* EXERCISE
Write out, word for word, the part of the listing below that opens with the line containing "You have a directed acyclic graph (DAG) with 6" and closes with the line containing "is: [1, 6, 2, 0, 3, 5, 4]", keeping both of those lines and adding no others.

* DATA SUPPLIED
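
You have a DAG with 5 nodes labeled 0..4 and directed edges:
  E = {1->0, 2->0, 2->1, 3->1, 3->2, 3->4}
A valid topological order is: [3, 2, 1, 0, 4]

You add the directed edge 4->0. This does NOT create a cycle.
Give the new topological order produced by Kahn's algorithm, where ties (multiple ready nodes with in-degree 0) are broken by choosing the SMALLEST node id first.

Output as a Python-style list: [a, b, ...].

Old toposort: [3, 2, 1, 0, 4]
Added edge: 4->0
Position of 4 (4) > position of 0 (3). Must reorder: 4 must now come before 0.
Run Kahn's algorithm (break ties by smallest node id):
  initial in-degrees: [3, 2, 1, 0, 1]
  ready (indeg=0): [3]
  pop 3: indeg[1]->1; indeg[2]->0; indeg[4]->0 | ready=[2, 4] | order so far=[3]
  pop 2: indeg[0]->2; indeg[1]->0 | ready=[1, 4] | order so far=[3, 2]
  pop 1: indeg[0]->1 | ready=[4] | order so far=[3, 2, 1]
  pop 4: indeg[0]->0 | ready=[0] | order so far=[3, 2, 1, 4]
  pop 0: no out-edges | ready=[] | order so far=[3, 2, 1, 4, 0]
  Result: [3, 2, 1, 4, 0]

Answer: [3, 2, 1, 4, 0]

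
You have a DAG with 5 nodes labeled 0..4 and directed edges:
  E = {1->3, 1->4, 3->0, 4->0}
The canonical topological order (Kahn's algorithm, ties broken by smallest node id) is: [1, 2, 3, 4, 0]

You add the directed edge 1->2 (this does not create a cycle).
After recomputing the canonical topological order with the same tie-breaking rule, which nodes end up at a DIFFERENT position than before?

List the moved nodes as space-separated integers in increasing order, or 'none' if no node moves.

Old toposort: [1, 2, 3, 4, 0]
Added edge 1->2
Recompute Kahn (smallest-id tiebreak):
  initial in-degrees: [2, 0, 1, 1, 1]
  ready (indeg=0): [1]
  pop 1: indeg[2]->0; indeg[3]->0; indeg[4]->0 | ready=[2, 3, 4] | order so far=[1]
  pop 2: no out-edges | ready=[3, 4] | order so far=[1, 2]
  pop 3: indeg[0]->1 | ready=[4] | order so far=[1, 2, 3]
  pop 4: indeg[0]->0 | ready=[0] | order so far=[1, 2, 3, 4]
  pop 0: no out-edges | ready=[] | order so far=[1, 2, 3, 4, 0]
New canonical toposort: [1, 2, 3, 4, 0]
Compare positions:
  Node 0: index 4 -> 4 (same)
  Node 1: index 0 -> 0 (same)
  Node 2: index 1 -> 1 (same)
  Node 3: index 2 -> 2 (same)
  Node 4: index 3 -> 3 (same)
Nodes that changed position: none

Answer: none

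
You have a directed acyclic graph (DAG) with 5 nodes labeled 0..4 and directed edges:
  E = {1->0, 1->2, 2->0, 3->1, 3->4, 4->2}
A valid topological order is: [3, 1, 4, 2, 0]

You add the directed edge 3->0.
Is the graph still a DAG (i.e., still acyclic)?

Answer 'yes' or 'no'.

Answer: yes

Derivation:
Given toposort: [3, 1, 4, 2, 0]
Position of 3: index 0; position of 0: index 4
New edge 3->0: forward
Forward edge: respects the existing order. Still a DAG, same toposort still valid.
Still a DAG? yes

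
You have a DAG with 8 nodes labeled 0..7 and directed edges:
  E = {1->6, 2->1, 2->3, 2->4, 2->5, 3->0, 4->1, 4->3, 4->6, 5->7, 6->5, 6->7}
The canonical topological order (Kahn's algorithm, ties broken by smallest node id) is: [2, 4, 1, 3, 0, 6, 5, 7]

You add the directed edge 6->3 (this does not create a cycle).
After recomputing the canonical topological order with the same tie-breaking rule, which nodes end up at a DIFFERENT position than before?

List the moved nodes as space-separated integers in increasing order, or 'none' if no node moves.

Answer: 0 3 6

Derivation:
Old toposort: [2, 4, 1, 3, 0, 6, 5, 7]
Added edge 6->3
Recompute Kahn (smallest-id tiebreak):
  initial in-degrees: [1, 2, 0, 3, 1, 2, 2, 2]
  ready (indeg=0): [2]
  pop 2: indeg[1]->1; indeg[3]->2; indeg[4]->0; indeg[5]->1 | ready=[4] | order so far=[2]
  pop 4: indeg[1]->0; indeg[3]->1; indeg[6]->1 | ready=[1] | order so far=[2, 4]
  pop 1: indeg[6]->0 | ready=[6] | order so far=[2, 4, 1]
  pop 6: indeg[3]->0; indeg[5]->0; indeg[7]->1 | ready=[3, 5] | order so far=[2, 4, 1, 6]
  pop 3: indeg[0]->0 | ready=[0, 5] | order so far=[2, 4, 1, 6, 3]
  pop 0: no out-edges | ready=[5] | order so far=[2, 4, 1, 6, 3, 0]
  pop 5: indeg[7]->0 | ready=[7] | order so far=[2, 4, 1, 6, 3, 0, 5]
  pop 7: no out-edges | ready=[] | order so far=[2, 4, 1, 6, 3, 0, 5, 7]
New canonical toposort: [2, 4, 1, 6, 3, 0, 5, 7]
Compare positions:
  Node 0: index 4 -> 5 (moved)
  Node 1: index 2 -> 2 (same)
  Node 2: index 0 -> 0 (same)
  Node 3: index 3 -> 4 (moved)
  Node 4: index 1 -> 1 (same)
  Node 5: index 6 -> 6 (same)
  Node 6: index 5 -> 3 (moved)
  Node 7: index 7 -> 7 (same)
Nodes that changed position: 0 3 6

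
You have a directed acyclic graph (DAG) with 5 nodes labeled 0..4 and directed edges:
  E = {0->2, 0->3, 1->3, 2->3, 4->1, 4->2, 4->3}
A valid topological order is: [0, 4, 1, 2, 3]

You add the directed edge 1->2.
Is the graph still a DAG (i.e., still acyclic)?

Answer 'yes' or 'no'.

Answer: yes

Derivation:
Given toposort: [0, 4, 1, 2, 3]
Position of 1: index 2; position of 2: index 3
New edge 1->2: forward
Forward edge: respects the existing order. Still a DAG, same toposort still valid.
Still a DAG? yes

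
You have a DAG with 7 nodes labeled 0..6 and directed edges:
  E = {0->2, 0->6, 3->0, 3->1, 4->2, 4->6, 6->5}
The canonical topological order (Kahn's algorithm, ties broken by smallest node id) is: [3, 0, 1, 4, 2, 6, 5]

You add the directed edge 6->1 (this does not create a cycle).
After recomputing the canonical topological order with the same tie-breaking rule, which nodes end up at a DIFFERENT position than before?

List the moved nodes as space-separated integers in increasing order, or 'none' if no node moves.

Old toposort: [3, 0, 1, 4, 2, 6, 5]
Added edge 6->1
Recompute Kahn (smallest-id tiebreak):
  initial in-degrees: [1, 2, 2, 0, 0, 1, 2]
  ready (indeg=0): [3, 4]
  pop 3: indeg[0]->0; indeg[1]->1 | ready=[0, 4] | order so far=[3]
  pop 0: indeg[2]->1; indeg[6]->1 | ready=[4] | order so far=[3, 0]
  pop 4: indeg[2]->0; indeg[6]->0 | ready=[2, 6] | order so far=[3, 0, 4]
  pop 2: no out-edges | ready=[6] | order so far=[3, 0, 4, 2]
  pop 6: indeg[1]->0; indeg[5]->0 | ready=[1, 5] | order so far=[3, 0, 4, 2, 6]
  pop 1: no out-edges | ready=[5] | order so far=[3, 0, 4, 2, 6, 1]
  pop 5: no out-edges | ready=[] | order so far=[3, 0, 4, 2, 6, 1, 5]
New canonical toposort: [3, 0, 4, 2, 6, 1, 5]
Compare positions:
  Node 0: index 1 -> 1 (same)
  Node 1: index 2 -> 5 (moved)
  Node 2: index 4 -> 3 (moved)
  Node 3: index 0 -> 0 (same)
  Node 4: index 3 -> 2 (moved)
  Node 5: index 6 -> 6 (same)
  Node 6: index 5 -> 4 (moved)
Nodes that changed position: 1 2 4 6

Answer: 1 2 4 6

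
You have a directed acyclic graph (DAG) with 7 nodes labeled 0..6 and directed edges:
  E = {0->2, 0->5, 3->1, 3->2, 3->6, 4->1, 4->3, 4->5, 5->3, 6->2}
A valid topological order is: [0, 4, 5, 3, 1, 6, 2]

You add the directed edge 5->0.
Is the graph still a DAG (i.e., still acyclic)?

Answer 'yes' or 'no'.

Given toposort: [0, 4, 5, 3, 1, 6, 2]
Position of 5: index 2; position of 0: index 0
New edge 5->0: backward (u after v in old order)
Backward edge: old toposort is now invalid. Check if this creates a cycle.
Does 0 already reach 5? Reachable from 0: [0, 1, 2, 3, 5, 6]. YES -> cycle!
Still a DAG? no

Answer: no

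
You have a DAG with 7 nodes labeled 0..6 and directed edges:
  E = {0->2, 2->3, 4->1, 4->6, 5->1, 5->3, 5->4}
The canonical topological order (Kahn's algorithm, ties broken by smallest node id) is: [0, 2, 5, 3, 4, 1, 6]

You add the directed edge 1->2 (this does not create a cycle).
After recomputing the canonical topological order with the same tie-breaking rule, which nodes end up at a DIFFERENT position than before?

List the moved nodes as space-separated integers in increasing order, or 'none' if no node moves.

Old toposort: [0, 2, 5, 3, 4, 1, 6]
Added edge 1->2
Recompute Kahn (smallest-id tiebreak):
  initial in-degrees: [0, 2, 2, 2, 1, 0, 1]
  ready (indeg=0): [0, 5]
  pop 0: indeg[2]->1 | ready=[5] | order so far=[0]
  pop 5: indeg[1]->1; indeg[3]->1; indeg[4]->0 | ready=[4] | order so far=[0, 5]
  pop 4: indeg[1]->0; indeg[6]->0 | ready=[1, 6] | order so far=[0, 5, 4]
  pop 1: indeg[2]->0 | ready=[2, 6] | order so far=[0, 5, 4, 1]
  pop 2: indeg[3]->0 | ready=[3, 6] | order so far=[0, 5, 4, 1, 2]
  pop 3: no out-edges | ready=[6] | order so far=[0, 5, 4, 1, 2, 3]
  pop 6: no out-edges | ready=[] | order so far=[0, 5, 4, 1, 2, 3, 6]
New canonical toposort: [0, 5, 4, 1, 2, 3, 6]
Compare positions:
  Node 0: index 0 -> 0 (same)
  Node 1: index 5 -> 3 (moved)
  Node 2: index 1 -> 4 (moved)
  Node 3: index 3 -> 5 (moved)
  Node 4: index 4 -> 2 (moved)
  Node 5: index 2 -> 1 (moved)
  Node 6: index 6 -> 6 (same)
Nodes that changed position: 1 2 3 4 5

Answer: 1 2 3 4 5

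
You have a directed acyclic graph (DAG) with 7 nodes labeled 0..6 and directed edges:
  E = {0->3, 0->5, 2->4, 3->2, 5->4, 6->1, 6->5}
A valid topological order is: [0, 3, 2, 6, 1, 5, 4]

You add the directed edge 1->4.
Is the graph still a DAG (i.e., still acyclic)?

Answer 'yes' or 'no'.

Answer: yes

Derivation:
Given toposort: [0, 3, 2, 6, 1, 5, 4]
Position of 1: index 4; position of 4: index 6
New edge 1->4: forward
Forward edge: respects the existing order. Still a DAG, same toposort still valid.
Still a DAG? yes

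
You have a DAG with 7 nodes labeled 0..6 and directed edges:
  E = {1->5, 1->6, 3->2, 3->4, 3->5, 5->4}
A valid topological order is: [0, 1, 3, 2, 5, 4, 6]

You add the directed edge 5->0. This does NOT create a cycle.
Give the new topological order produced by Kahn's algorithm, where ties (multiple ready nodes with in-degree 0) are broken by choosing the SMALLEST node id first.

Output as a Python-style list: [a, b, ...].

Answer: [1, 3, 2, 5, 0, 4, 6]

Derivation:
Old toposort: [0, 1, 3, 2, 5, 4, 6]
Added edge: 5->0
Position of 5 (4) > position of 0 (0). Must reorder: 5 must now come before 0.
Run Kahn's algorithm (break ties by smallest node id):
  initial in-degrees: [1, 0, 1, 0, 2, 2, 1]
  ready (indeg=0): [1, 3]
  pop 1: indeg[5]->1; indeg[6]->0 | ready=[3, 6] | order so far=[1]
  pop 3: indeg[2]->0; indeg[4]->1; indeg[5]->0 | ready=[2, 5, 6] | order so far=[1, 3]
  pop 2: no out-edges | ready=[5, 6] | order so far=[1, 3, 2]
  pop 5: indeg[0]->0; indeg[4]->0 | ready=[0, 4, 6] | order so far=[1, 3, 2, 5]
  pop 0: no out-edges | ready=[4, 6] | order so far=[1, 3, 2, 5, 0]
  pop 4: no out-edges | ready=[6] | order so far=[1, 3, 2, 5, 0, 4]
  pop 6: no out-edges | ready=[] | order so far=[1, 3, 2, 5, 0, 4, 6]
  Result: [1, 3, 2, 5, 0, 4, 6]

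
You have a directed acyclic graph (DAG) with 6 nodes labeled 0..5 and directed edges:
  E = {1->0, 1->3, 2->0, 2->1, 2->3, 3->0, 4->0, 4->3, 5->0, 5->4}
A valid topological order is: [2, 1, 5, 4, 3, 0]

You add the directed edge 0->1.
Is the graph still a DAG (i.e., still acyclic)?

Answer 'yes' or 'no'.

Answer: no

Derivation:
Given toposort: [2, 1, 5, 4, 3, 0]
Position of 0: index 5; position of 1: index 1
New edge 0->1: backward (u after v in old order)
Backward edge: old toposort is now invalid. Check if this creates a cycle.
Does 1 already reach 0? Reachable from 1: [0, 1, 3]. YES -> cycle!
Still a DAG? no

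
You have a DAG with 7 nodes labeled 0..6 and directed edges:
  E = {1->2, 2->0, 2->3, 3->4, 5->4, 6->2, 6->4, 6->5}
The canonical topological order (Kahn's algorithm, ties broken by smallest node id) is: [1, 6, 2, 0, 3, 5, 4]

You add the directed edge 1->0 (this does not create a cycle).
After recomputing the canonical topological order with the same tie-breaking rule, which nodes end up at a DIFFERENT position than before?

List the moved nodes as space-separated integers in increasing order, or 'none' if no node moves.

Answer: none

Derivation:
Old toposort: [1, 6, 2, 0, 3, 5, 4]
Added edge 1->0
Recompute Kahn (smallest-id tiebreak):
  initial in-degrees: [2, 0, 2, 1, 3, 1, 0]
  ready (indeg=0): [1, 6]
  pop 1: indeg[0]->1; indeg[2]->1 | ready=[6] | order so far=[1]
  pop 6: indeg[2]->0; indeg[4]->2; indeg[5]->0 | ready=[2, 5] | order so far=[1, 6]
  pop 2: indeg[0]->0; indeg[3]->0 | ready=[0, 3, 5] | order so far=[1, 6, 2]
  pop 0: no out-edges | ready=[3, 5] | order so far=[1, 6, 2, 0]
  pop 3: indeg[4]->1 | ready=[5] | order so far=[1, 6, 2, 0, 3]
  pop 5: indeg[4]->0 | ready=[4] | order so far=[1, 6, 2, 0, 3, 5]
  pop 4: no out-edges | ready=[] | order so far=[1, 6, 2, 0, 3, 5, 4]
New canonical toposort: [1, 6, 2, 0, 3, 5, 4]
Compare positions:
  Node 0: index 3 -> 3 (same)
  Node 1: index 0 -> 0 (same)
  Node 2: index 2 -> 2 (same)
  Node 3: index 4 -> 4 (same)
  Node 4: index 6 -> 6 (same)
  Node 5: index 5 -> 5 (same)
  Node 6: index 1 -> 1 (same)
Nodes that changed position: none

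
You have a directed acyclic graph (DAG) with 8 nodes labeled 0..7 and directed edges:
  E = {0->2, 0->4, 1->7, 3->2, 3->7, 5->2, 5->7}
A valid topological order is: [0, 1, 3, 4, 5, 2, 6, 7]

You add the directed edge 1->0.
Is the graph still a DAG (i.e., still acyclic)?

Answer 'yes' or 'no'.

Given toposort: [0, 1, 3, 4, 5, 2, 6, 7]
Position of 1: index 1; position of 0: index 0
New edge 1->0: backward (u after v in old order)
Backward edge: old toposort is now invalid. Check if this creates a cycle.
Does 0 already reach 1? Reachable from 0: [0, 2, 4]. NO -> still a DAG (reorder needed).
Still a DAG? yes

Answer: yes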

* EXERCISE ANSWER
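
You have a directed acyclic graph (DAG) with 6 nodes labeled 0..5 and directed edges:
  E = {1->0, 1->3, 2->0, 2->1, 2->3, 3->0, 4->0, 4->3, 5->0, 5->4}
A valid topological order is: [2, 1, 5, 4, 3, 0]

You add the directed edge 0->1.
Is the graph still a DAG (i.e., still acyclic)?

Answer 'yes' or 'no'.

Answer: no

Derivation:
Given toposort: [2, 1, 5, 4, 3, 0]
Position of 0: index 5; position of 1: index 1
New edge 0->1: backward (u after v in old order)
Backward edge: old toposort is now invalid. Check if this creates a cycle.
Does 1 already reach 0? Reachable from 1: [0, 1, 3]. YES -> cycle!
Still a DAG? no

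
You have a DAG with 7 nodes labeled 0..6 and directed edges:
  E = {1->2, 2->0, 2->3, 3->4, 5->4, 6->2, 6->4, 6->5}
The canonical topological order (Kahn's algorithm, ties broken by smallest node id) is: [1, 6, 2, 0, 3, 5, 4]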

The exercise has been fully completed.